** Opening INFORMATION SHOWN block **

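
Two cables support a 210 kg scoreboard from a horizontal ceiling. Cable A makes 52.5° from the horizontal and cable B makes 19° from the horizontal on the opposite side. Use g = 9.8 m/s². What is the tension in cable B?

Weight W = 210 × 9.8 = 2058 N acts straight down.
Horizontal: T_A cos 52.5° = T_B cos 19°  →  T_A = 1.553 T_B.
Vertical: T_A sin 52.5° + T_B sin 19° = 2058.
Substituting the horizontal relation into the vertical equation gives 1.558 T_B = 2058, so T_B = 1321 N.

T_B ≈ 1320 N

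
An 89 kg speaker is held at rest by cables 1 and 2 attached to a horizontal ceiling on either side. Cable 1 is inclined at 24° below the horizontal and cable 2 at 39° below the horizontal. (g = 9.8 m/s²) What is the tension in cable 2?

T_2 ≈ 894 N

Weight W = 89 × 9.8 = 872.2 N acts straight down.
Horizontal: T_1 cos 24° = T_2 cos 39°  →  T_1 = 0.8507 T_2.
Vertical: T_1 sin 24° + T_2 sin 39° = 872.2.
Substituting the horizontal relation into the vertical equation gives 0.9753 T_2 = 872.2, so T_2 = 894.3 N.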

** Closing INFORMATION SHOWN block **

Write the listing out again, word for word.

RESPONSE TO THE TASK ->
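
Two cables support a 210 kg scoreboard from a horizontal ceiling. Cable A makes 52.5° from the horizontal and cable B makes 19° from the horizontal on the opposite side. Use g = 9.8 m/s². What is the tension in cable B?

Weight W = 210 × 9.8 = 2058 N acts straight down.
Horizontal: T_A cos 52.5° = T_B cos 19°  →  T_A = 1.553 T_B.
Vertical: T_A sin 52.5° + T_B sin 19° = 2058.
Substituting the horizontal relation into the vertical equation gives 1.558 T_B = 2058, so T_B = 1321 N.

T_B ≈ 1320 N

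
An 89 kg speaker is held at rest by cables 1 and 2 attached to a horizontal ceiling on either side. Cable 1 is inclined at 24° below the horizontal and cable 2 at 39° below the horizontal. (g = 9.8 m/s²) What is the tension in cable 2?

T_2 ≈ 894 N

Weight W = 89 × 9.8 = 872.2 N acts straight down.
Horizontal: T_1 cos 24° = T_2 cos 39°  →  T_1 = 0.8507 T_2.
Vertical: T_1 sin 24° + T_2 sin 39° = 872.2.
Substituting the horizontal relation into the vertical equation gives 0.9753 T_2 = 872.2, so T_2 = 894.3 N.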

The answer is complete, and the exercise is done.